*Work order*
With both ends included, repeat exactly the lines of the entries below from the one containing "(7): sso_linked AND" down to the one containing "(13): can_delete -> audit_required", and no others.

*Exercise materials*
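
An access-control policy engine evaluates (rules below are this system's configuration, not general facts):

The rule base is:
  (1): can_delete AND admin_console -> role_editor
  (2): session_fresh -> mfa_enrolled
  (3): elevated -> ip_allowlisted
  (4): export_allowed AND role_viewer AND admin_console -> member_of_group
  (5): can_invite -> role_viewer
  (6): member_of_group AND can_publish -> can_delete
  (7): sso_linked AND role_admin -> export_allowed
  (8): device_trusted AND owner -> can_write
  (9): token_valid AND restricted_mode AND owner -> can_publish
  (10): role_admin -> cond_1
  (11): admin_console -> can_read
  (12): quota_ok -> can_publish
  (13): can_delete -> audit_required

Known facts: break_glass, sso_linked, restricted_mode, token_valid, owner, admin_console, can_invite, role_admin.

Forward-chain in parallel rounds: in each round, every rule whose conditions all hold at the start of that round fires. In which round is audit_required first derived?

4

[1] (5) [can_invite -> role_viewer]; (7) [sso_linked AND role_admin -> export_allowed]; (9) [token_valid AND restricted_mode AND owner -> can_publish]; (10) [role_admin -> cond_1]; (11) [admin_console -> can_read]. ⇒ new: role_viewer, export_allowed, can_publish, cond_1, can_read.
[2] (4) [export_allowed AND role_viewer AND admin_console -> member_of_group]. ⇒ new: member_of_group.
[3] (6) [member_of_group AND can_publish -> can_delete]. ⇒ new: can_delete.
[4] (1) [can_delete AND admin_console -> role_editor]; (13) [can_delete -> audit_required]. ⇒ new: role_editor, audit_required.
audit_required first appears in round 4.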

*Reply to the task*
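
  (7): sso_linked AND role_admin -> export_allowed
  (8): device_trusted AND owner -> can_write
  (9): token_valid AND restricted_mode AND owner -> can_publish
  (10): role_admin -> cond_1
  (11): admin_console -> can_read
  (12): quota_ok -> can_publish
  (13): can_delete -> audit_required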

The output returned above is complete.